#### [Dataset excerpts]

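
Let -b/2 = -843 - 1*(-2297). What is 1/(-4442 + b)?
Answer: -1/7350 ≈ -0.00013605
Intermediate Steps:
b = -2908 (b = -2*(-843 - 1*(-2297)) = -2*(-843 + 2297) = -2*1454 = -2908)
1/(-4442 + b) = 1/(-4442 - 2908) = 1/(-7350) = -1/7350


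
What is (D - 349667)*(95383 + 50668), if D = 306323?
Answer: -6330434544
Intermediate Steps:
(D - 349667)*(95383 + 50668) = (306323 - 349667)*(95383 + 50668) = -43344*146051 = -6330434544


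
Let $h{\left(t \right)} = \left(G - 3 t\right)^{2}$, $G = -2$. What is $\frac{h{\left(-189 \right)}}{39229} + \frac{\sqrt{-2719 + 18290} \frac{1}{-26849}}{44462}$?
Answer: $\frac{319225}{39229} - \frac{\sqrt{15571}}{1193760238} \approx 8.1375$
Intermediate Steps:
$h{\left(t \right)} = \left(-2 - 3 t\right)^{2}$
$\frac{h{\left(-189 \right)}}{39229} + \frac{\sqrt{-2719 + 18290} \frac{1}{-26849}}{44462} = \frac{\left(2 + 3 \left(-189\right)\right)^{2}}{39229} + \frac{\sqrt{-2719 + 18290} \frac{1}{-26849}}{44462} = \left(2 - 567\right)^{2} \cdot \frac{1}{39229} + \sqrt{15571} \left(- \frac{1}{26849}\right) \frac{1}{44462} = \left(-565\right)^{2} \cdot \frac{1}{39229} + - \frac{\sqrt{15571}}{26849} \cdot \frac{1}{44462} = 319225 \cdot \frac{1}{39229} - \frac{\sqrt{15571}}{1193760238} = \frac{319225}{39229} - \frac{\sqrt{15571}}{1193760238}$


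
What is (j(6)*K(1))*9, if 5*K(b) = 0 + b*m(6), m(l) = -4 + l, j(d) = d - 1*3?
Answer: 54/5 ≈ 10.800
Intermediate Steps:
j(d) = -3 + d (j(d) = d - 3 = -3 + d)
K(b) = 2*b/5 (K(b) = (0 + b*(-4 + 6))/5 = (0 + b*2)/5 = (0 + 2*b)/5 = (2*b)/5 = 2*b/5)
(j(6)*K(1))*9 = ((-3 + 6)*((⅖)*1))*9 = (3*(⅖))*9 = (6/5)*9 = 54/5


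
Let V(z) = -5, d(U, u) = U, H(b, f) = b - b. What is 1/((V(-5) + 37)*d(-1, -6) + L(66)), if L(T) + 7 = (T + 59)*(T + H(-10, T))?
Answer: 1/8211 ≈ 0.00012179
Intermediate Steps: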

---

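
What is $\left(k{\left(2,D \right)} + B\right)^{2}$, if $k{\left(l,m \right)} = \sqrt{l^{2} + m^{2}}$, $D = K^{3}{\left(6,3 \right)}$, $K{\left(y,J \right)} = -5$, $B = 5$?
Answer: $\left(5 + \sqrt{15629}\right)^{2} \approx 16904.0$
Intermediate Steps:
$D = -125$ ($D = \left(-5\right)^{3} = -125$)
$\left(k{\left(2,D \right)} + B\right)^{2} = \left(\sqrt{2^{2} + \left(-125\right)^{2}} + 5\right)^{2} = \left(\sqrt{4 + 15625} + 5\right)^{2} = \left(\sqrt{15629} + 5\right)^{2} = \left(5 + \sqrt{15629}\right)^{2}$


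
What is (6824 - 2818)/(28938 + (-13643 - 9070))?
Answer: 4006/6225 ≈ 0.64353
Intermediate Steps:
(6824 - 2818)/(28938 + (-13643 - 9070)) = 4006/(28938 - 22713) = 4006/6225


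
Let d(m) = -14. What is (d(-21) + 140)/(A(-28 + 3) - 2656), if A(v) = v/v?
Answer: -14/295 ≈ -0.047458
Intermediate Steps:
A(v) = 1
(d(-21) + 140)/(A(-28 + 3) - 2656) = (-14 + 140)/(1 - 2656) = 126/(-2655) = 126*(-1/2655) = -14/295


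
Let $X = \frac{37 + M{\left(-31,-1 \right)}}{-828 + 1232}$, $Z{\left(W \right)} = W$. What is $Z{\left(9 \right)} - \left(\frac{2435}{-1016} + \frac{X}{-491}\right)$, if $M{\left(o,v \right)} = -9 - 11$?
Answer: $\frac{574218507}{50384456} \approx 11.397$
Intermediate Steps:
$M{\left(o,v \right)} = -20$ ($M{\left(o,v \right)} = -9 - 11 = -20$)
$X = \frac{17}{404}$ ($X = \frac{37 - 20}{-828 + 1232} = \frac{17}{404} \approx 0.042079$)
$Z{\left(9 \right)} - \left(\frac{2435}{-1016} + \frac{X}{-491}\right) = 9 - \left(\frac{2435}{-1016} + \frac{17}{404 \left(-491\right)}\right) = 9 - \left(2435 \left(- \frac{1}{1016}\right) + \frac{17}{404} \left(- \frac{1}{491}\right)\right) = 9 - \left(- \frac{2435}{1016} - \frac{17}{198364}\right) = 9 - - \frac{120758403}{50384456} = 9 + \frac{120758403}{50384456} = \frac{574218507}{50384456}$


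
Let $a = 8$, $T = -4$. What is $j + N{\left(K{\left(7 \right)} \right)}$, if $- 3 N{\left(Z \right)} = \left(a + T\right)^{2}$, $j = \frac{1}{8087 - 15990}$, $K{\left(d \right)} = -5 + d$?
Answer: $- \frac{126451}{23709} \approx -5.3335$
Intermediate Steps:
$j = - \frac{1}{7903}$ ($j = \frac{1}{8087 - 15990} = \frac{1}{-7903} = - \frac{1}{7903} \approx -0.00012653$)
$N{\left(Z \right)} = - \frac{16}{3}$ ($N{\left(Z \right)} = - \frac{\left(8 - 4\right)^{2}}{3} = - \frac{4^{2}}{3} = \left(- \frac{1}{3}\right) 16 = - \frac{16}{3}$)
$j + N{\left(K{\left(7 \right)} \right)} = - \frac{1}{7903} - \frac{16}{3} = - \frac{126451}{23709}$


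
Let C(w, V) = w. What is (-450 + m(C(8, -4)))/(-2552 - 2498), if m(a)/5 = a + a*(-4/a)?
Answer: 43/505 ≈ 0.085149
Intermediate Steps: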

...

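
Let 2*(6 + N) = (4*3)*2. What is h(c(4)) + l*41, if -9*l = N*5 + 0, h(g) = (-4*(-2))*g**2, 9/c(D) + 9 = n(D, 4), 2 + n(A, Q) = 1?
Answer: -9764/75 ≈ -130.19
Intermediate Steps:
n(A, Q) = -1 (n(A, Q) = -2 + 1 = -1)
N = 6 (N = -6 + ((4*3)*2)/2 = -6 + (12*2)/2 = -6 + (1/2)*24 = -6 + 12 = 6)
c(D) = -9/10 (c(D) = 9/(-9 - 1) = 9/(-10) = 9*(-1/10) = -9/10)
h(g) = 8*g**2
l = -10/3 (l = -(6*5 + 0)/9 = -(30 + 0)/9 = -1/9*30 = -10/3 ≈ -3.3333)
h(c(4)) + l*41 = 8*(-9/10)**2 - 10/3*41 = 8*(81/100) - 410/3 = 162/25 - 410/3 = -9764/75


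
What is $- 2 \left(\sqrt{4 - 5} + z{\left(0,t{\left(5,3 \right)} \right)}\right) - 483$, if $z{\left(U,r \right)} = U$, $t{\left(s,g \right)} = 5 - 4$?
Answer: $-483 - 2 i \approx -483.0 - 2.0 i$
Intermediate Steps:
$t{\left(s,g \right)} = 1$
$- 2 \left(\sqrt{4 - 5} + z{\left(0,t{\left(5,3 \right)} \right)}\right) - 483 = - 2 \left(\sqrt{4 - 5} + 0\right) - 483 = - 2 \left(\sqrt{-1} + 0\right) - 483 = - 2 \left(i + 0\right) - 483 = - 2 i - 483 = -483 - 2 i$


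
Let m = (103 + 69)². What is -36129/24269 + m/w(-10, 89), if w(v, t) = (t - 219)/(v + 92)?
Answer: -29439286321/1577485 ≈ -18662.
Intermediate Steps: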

#### [Work task]
The required answer is the run of lines above, starting at the line with "Let -b/2 = -843" and ending at the line with "-2$. What is", reproduced exactly with both ends.

#### [Solution for this problem]
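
Let -b/2 = -843 - 1*(-2297). What is 1/(-4442 + b)?
Answer: -1/7350 ≈ -0.00013605
Intermediate Steps:
b = -2908 (b = -2*(-843 - 1*(-2297)) = -2*(-843 + 2297) = -2*1454 = -2908)
1/(-4442 + b) = 1/(-4442 - 2908) = 1/(-7350) = -1/7350


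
What is (D - 349667)*(95383 + 50668), if D = 306323?
Answer: -6330434544
Intermediate Steps:
(D - 349667)*(95383 + 50668) = (306323 - 349667)*(95383 + 50668) = -43344*146051 = -6330434544


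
Let $h{\left(t \right)} = \left(G - 3 t\right)^{2}$, $G = -2$. What is $\frac{h{\left(-189 \right)}}{39229} + \frac{\sqrt{-2719 + 18290} \frac{1}{-26849}}{44462}$?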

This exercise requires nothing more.